PROBLEM TO WORK ON:
Beginning with the line that has "Work over the field F_2.", please write out each remaining line of the listing below, word for word.

LISTED ENTRIES:
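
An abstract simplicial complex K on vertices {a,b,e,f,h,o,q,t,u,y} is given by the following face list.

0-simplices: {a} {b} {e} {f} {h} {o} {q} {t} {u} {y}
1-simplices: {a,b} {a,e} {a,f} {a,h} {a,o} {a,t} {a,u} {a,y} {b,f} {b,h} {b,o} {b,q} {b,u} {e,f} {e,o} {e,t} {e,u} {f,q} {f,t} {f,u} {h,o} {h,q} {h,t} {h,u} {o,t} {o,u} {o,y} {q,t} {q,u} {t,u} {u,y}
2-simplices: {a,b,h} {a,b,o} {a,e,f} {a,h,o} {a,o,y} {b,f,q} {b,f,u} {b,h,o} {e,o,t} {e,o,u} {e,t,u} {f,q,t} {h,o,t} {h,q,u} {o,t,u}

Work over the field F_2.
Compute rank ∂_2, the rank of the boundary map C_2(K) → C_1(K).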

SOLUTION:
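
Work over the field F_2.
Compute rank ∂_2, the rank of the boundary map C_2(K) → C_1(K).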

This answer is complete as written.